• _Data shown_:

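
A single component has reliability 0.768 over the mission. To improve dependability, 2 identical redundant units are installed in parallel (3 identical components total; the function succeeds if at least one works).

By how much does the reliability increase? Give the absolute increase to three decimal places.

R_before = 0.768
R_after = 1 − (1 − 0.768)^3 = 0.988
ΔR = 0.988 − 0.768 = 0.220

0.220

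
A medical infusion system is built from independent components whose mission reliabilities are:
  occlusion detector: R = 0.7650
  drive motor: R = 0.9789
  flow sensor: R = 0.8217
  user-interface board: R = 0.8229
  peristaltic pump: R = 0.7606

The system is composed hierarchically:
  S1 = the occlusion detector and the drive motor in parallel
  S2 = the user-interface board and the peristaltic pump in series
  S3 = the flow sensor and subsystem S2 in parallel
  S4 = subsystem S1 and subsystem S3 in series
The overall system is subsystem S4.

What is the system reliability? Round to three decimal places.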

• _Task description_:
Copy the records exactly, keeping every word in place.

• _Result of this task_:
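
A single component has reliability 0.768 over the mission. To improve dependability, 2 identical redundant units are installed in parallel (3 identical components total; the function succeeds if at least one works).

By how much does the reliability increase? Give the absolute increase to three decimal places.

R_before = 0.768
R_after = 1 − (1 − 0.768)^3 = 0.988
ΔR = 0.988 − 0.768 = 0.220

0.220

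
A medical infusion system is built from independent components whose mission reliabilities are:
  occlusion detector: R = 0.7650
  drive motor: R = 0.9789
  flow sensor: R = 0.8217
  user-interface board: R = 0.8229
  peristaltic pump: R = 0.7606

The system is composed hierarchically:
  S1 = the occlusion detector and the drive motor in parallel
  S2 = the user-interface board and the peristaltic pump in series
  S3 = the flow sensor and subsystem S2 in parallel
  S4 = subsystem S1 and subsystem S3 in series
The overall system is subsystem S4.

What is the system reliability? Round to three decimal places.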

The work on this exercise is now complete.